== How to complete this task ==
Copy the line with "A channel section" and all lines following it through the last line of the entries, exactly as written.
_ _ _ _ _
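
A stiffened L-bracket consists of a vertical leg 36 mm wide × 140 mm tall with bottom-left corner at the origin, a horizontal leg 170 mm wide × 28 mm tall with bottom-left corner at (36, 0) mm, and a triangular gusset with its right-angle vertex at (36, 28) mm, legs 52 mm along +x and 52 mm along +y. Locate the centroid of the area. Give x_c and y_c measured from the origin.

x_c = 66.25 mm, y_c = 43.11 mm

vertical leg: A = 36 × 140 = 5040.00, centroid at (18.00, 70.00).
horizontal leg: A = 170 × 28 = 4760.00, centroid at (121.00, 14.00).
gusset: A = ½·52·52 = 1352.00, centroid at (53.33, 45.33).
ΣA = 11152.00 mm², ΣAx_c = 738786.67 mm³, ΣAy_c = 480730.67 mm³.
x_c = 738786.67/11152.00 = 66.25 mm; y_c = 480730.67/11152.00 = 43.11 mm.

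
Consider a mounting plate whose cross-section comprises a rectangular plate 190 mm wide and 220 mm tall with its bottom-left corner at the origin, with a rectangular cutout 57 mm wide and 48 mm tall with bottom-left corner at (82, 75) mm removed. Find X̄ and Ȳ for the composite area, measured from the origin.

X̄ = 93.91 mm, Ȳ = 110.77 mm

plate: A = 190 × 220 = 41800.00, centroid at (95.00, 110.00).
hole: A = −(57 × 48) = -2736.00, centroid at (110.50, 99.00).
ΣA = 39064.00 mm²
ΣAX̄ = (41800.00)(95.00) + (-2736.00)(110.50) = 3668672.00 mm³
ΣAȲ = (41800.00)(110.00) + (-2736.00)(99.00) = 4327136.00 mm³
X̄ = 3668672.00 / 39064.00 = 93.91 mm
Ȳ = 4327136.00 / 39064.00 = 110.77 mm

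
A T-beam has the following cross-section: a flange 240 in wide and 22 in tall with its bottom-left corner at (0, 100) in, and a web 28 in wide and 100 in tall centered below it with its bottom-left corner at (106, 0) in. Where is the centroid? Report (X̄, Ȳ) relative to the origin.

X̄ = 120.00 in, Ȳ = 89.86 in

Part | A | x̄ᵢ | ȳᵢ | A·x̄ᵢ | A·ȳᵢ
web | 2800.00 | 120.00 | 50.00 | 336000.00 | 140000.00
flange | 5280.00 | 120.00 | 111.00 | 633600.00 | 586080.00
Σ | 8080.00 |  |  | 969600.00 | 726080.00
X̄ = 969600.00 / 8080.00 = 120.00 in
Ȳ = 726080.00 / 8080.00 = 89.86 in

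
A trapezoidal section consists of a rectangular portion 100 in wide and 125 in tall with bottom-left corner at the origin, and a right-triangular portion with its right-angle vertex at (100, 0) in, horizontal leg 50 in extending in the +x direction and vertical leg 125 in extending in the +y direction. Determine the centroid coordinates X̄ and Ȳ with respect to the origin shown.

rectangular portion: A = 100 × 125 = 12500.00, centroid at (50.00, 62.50).
triangular portion: A = ½·50·125 = 3125.00, centroid at (116.67, 41.67).
ΣA = 15625.00 in², ΣAX̄ = 989583.33 in³, ΣAȲ = 911458.33 in³.
X̄ = 989583.33/15625.00 = 63.33 in; Ȳ = 911458.33/15625.00 = 58.33 in.

X̄ = 63.33 in, Ȳ = 58.33 in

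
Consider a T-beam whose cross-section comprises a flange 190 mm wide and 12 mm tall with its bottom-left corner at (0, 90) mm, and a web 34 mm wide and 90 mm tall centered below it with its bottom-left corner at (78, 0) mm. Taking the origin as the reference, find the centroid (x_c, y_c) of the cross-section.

x_c = 95.00 mm, y_c = 66.78 mm

web: A = 34 × 90 = 3060.00, centroid at (95.00, 45.00).
flange: A = 190 × 12 = 2280.00, centroid at (95.00, 96.00).
ΣA = 5340.00 mm², ΣAx_c = 507300.00 mm³, ΣAy_c = 356580.00 mm³.
x_c = 507300.00/5340.00 = 95.00 mm; y_c = 356580.00/5340.00 = 66.78 mm.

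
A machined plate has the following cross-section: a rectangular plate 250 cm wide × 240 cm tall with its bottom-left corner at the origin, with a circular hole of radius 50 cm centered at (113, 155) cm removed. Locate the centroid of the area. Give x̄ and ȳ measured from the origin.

Part | A | x̄ᵢ | ȳᵢ | A·x̄ᵢ | A·ȳᵢ
plate | 60000.00 | 125.00 | 120.00 | 7500000.00 | 7200000.00
hole | -7853.98 | 113.00 | 155.00 | -887499.92 | -1217367.15
Σ | 52146.02 |  |  | 6612500.08 | 5982632.85
x̄ = 6612500.08 / 52146.02 = 126.81 cm
ȳ = 5982632.85 / 52146.02 = 114.73 cm

x̄ = 126.81 cm, ȳ = 114.73 cm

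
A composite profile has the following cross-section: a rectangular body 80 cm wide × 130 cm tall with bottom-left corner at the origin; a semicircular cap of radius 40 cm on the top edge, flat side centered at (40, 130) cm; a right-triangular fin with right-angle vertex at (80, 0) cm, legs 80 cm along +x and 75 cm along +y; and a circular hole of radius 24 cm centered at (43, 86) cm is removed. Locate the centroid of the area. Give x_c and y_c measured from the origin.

rectangular body: A = 80 × 130 = 10400.00, centroid at (40.00, 65.00).
semicircular top: A = ½π·40² = 2513.27, centroid at (40.00, 146.98).
triangular fin: A = ½·80·75 = 3000.00, centroid at (106.67, 25.00).
hole: A = −π·24² = -1809.56, centroid at (43.00, 86.00).
ΣA = 14103.72 cm², ΣAx_c = 758720.00 cm³, ΣAy_c = 964770.37 cm³.
x_c = 758720.00/14103.72 = 53.80 cm; y_c = 964770.37/14103.72 = 68.41 cm.

x_c = 53.80 cm, y_c = 68.41 cm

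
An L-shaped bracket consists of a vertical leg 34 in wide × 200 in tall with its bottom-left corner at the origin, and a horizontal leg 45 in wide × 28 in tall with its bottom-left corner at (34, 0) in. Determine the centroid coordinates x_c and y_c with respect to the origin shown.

x_c = 23.17 in, y_c = 86.56 in

vertical leg: A = 34 × 200 = 6800.00, centroid at (17.00, 100.00).
horizontal leg: A = 45 × 28 = 1260.00, centroid at (56.50, 14.00).
ΣA = 8060.00 in², ΣAx_c = 186790.00 in³, ΣAy_c = 697640.00 in³.
x_c = 186790.00/8060.00 = 23.17 in; y_c = 697640.00/8060.00 = 86.56 in.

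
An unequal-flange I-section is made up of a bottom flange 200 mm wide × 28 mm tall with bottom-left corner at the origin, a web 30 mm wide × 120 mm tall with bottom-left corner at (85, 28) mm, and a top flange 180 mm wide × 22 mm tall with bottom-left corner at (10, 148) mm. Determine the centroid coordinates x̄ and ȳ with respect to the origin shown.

bottom flange: A = 200 × 28 = 5600.00, centroid at (100.00, 14.00).
web: A = 30 × 120 = 3600.00, centroid at (100.00, 88.00).
top flange: A = 180 × 22 = 3960.00, centroid at (100.00, 159.00).
ΣA = 13160.00 mm², ΣAx̄ = 1316000.00 mm³, ΣAȳ = 1024840.00 mm³.
x̄ = 1316000.00/13160.00 = 100.00 mm; ȳ = 1024840.00/13160.00 = 77.88 mm.

x̄ = 100.00 mm, ȳ = 77.88 mm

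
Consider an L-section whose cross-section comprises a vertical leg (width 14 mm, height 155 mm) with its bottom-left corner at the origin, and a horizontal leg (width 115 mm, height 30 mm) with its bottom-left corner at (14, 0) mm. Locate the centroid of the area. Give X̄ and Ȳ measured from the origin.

vertical leg: A = 14 × 155 = 2170.00, centroid at (7.00, 77.50).
horizontal leg: A = 115 × 30 = 3450.00, centroid at (71.50, 15.00).
ΣA = 5620.00 mm²
ΣAX̄ = (2170.00)(7.00) + (3450.00)(71.50) = 261865.00 mm³
ΣAȲ = (2170.00)(77.50) + (3450.00)(15.00) = 219925.00 mm³
X̄ = 261865.00 / 5620.00 = 46.60 mm
Ȳ = 219925.00 / 5620.00 = 39.13 mm

X̄ = 46.60 mm, Ȳ = 39.13 mm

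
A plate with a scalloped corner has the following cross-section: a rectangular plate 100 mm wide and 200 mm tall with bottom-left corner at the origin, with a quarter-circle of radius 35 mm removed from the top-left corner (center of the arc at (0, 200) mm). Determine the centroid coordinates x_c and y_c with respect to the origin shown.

Part | A | x̄ᵢ | ȳᵢ | A·x̄ᵢ | A·ȳᵢ
plate | 20000.00 | 50.00 | 100.00 | 1000000.00 | 2000000.00
removed quarter-circle | -962.11 | 14.85 | 185.15 | -14291.67 | -178130.88
Σ | 19037.89 |  |  | 985708.33 | 1821869.12
x_c = 985708.33 / 19037.89 = 51.78 mm
y_c = 1821869.12 / 19037.89 = 95.70 mm

x_c = 51.78 mm, y_c = 95.70 mm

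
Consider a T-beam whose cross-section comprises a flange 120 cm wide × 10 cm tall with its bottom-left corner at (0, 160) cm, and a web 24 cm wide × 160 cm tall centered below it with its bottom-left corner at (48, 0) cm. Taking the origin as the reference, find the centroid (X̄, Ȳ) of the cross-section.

web: A = 24 × 160 = 3840.00, centroid at (60.00, 80.00).
flange: A = 120 × 10 = 1200.00, centroid at (60.00, 165.00).
ΣA = 5040.00 cm², ΣAX̄ = 302400.00 cm³, ΣAȲ = 505200.00 cm³.
X̄ = 302400.00/5040.00 = 60.00 cm; Ȳ = 505200.00/5040.00 = 100.24 cm.

X̄ = 60.00 cm, Ȳ = 100.24 cm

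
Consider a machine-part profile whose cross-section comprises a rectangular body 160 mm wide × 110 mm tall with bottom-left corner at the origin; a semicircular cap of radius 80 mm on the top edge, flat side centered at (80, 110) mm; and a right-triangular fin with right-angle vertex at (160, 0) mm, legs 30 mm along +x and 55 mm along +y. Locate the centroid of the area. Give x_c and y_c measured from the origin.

x_c = 82.61 mm, y_c = 85.34 mm

Part | A | x̄ᵢ | ȳᵢ | A·x̄ᵢ | A·ȳᵢ
rectangular body | 17600.00 | 80.00 | 55.00 | 1408000.00 | 968000.00
semicircular top | 10053.10 | 80.00 | 143.95 | 804247.72 | 1447173.95
triangular fin | 825.00 | 170.00 | 18.33 | 140250.00 | 15125.00
Σ | 28478.10 |  |  | 2352497.72 | 2430298.95
x_c = 2352497.72 / 28478.10 = 82.61 mm
y_c = 2430298.95 / 28478.10 = 85.34 mm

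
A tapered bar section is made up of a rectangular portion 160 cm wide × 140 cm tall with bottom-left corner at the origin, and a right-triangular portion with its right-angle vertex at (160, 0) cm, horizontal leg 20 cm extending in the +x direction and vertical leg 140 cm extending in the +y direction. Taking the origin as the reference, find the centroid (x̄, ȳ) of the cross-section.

rectangular portion: A = 160 × 140 = 22400.00, centroid at (80.00, 70.00).
triangular portion: A = ½·20·140 = 1400.00, centroid at (166.67, 46.67).
ΣA = 23800.00 cm², ΣAx̄ = 2025333.33 cm³, ΣAȳ = 1633333.33 cm³.
x̄ = 2025333.33/23800.00 = 85.10 cm; ȳ = 1633333.33/23800.00 = 68.63 cm.

x̄ = 85.10 cm, ȳ = 68.63 cm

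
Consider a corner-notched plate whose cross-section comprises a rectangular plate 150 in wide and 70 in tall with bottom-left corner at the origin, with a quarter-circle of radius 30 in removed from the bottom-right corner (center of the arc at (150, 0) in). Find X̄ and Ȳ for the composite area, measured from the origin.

plate: A = 150 × 70 = 10500.00, centroid at (75.00, 35.00).
removed quarter-circle: A = −¼π·30² = -706.86, centroid at (137.27, 12.73).
ΣA = 9793.14 in², ΣAX̄ = 690471.25 in³, ΣAȲ = 358500.00 in³.
X̄ = 690471.25/9793.14 = 70.51 in; Ȳ = 358500.00/9793.14 = 36.61 in.

X̄ = 70.51 in, Ȳ = 36.61 in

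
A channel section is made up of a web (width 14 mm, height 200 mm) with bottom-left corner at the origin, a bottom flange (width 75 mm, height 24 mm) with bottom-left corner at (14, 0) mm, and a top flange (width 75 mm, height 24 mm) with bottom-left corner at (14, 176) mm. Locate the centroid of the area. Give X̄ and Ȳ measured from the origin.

X̄ = 32.03 mm, Ȳ = 100.00 mm

web: A = 14 × 200 = 2800.00, centroid at (7.00, 100.00).
bottom flange: A = 75 × 24 = 1800.00, centroid at (51.50, 12.00).
top flange: A = 75 × 24 = 1800.00, centroid at (51.50, 188.00).
ΣA = 6400.00 mm²
ΣAX̄ = (2800.00)(7.00) + (1800.00)(51.50) + (1800.00)(51.50) = 205000.00 mm³
ΣAȲ = (2800.00)(100.00) + (1800.00)(12.00) + (1800.00)(188.00) = 640000.00 mm³
X̄ = 205000.00 / 6400.00 = 32.03 mm
Ȳ = 640000.00 / 6400.00 = 100.00 mm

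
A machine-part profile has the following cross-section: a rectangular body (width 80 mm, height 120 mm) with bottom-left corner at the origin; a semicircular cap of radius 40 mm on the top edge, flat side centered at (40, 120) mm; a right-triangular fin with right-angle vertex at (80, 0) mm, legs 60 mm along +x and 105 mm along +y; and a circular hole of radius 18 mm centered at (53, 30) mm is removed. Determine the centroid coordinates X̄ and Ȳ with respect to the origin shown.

rectangular body: A = 80 × 120 = 9600.00, centroid at (40.00, 60.00).
semicircular top: A = ½π·40² = 2513.27, centroid at (40.00, 136.98).
triangular fin: A = ½·60·105 = 3150.00, centroid at (100.00, 35.00).
hole: A = −π·18² = -1017.88, centroid at (53.00, 30.00).
ΣA = 14245.40 mm², ΣAX̄ = 745583.54 mm³, ΣAȲ = 999973.28 mm³.
X̄ = 745583.54/14245.40 = 52.34 mm; Ȳ = 999973.28/14245.40 = 70.20 mm.

X̄ = 52.34 mm, Ȳ = 70.20 mm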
_ _ _ _ _
== Written solution ==
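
A channel section is made up of a web (width 14 mm, height 200 mm) with bottom-left corner at the origin, a bottom flange (width 75 mm, height 24 mm) with bottom-left corner at (14, 0) mm, and a top flange (width 75 mm, height 24 mm) with bottom-left corner at (14, 176) mm. Locate the centroid of the area. Give X̄ and Ȳ measured from the origin.

X̄ = 32.03 mm, Ȳ = 100.00 mm

web: A = 14 × 200 = 2800.00, centroid at (7.00, 100.00).
bottom flange: A = 75 × 24 = 1800.00, centroid at (51.50, 12.00).
top flange: A = 75 × 24 = 1800.00, centroid at (51.50, 188.00).
ΣA = 6400.00 mm²
ΣAX̄ = (2800.00)(7.00) + (1800.00)(51.50) + (1800.00)(51.50) = 205000.00 mm³
ΣAȲ = (2800.00)(100.00) + (1800.00)(12.00) + (1800.00)(188.00) = 640000.00 mm³
X̄ = 205000.00 / 6400.00 = 32.03 mm
Ȳ = 640000.00 / 6400.00 = 100.00 mm

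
A machine-part profile has the following cross-section: a rectangular body (width 80 mm, height 120 mm) with bottom-left corner at the origin; a semicircular cap of radius 40 mm on the top edge, flat side centered at (40, 120) mm; a right-triangular fin with right-angle vertex at (80, 0) mm, legs 60 mm along +x and 105 mm along +y; and a circular hole of radius 18 mm centered at (53, 30) mm is removed. Determine the centroid coordinates X̄ and Ȳ with respect to the origin shown.

rectangular body: A = 80 × 120 = 9600.00, centroid at (40.00, 60.00).
semicircular top: A = ½π·40² = 2513.27, centroid at (40.00, 136.98).
triangular fin: A = ½·60·105 = 3150.00, centroid at (100.00, 35.00).
hole: A = −π·18² = -1017.88, centroid at (53.00, 30.00).
ΣA = 14245.40 mm², ΣAX̄ = 745583.54 mm³, ΣAȲ = 999973.28 mm³.
X̄ = 745583.54/14245.40 = 52.34 mm; Ȳ = 999973.28/14245.40 = 70.20 mm.

X̄ = 52.34 mm, Ȳ = 70.20 mm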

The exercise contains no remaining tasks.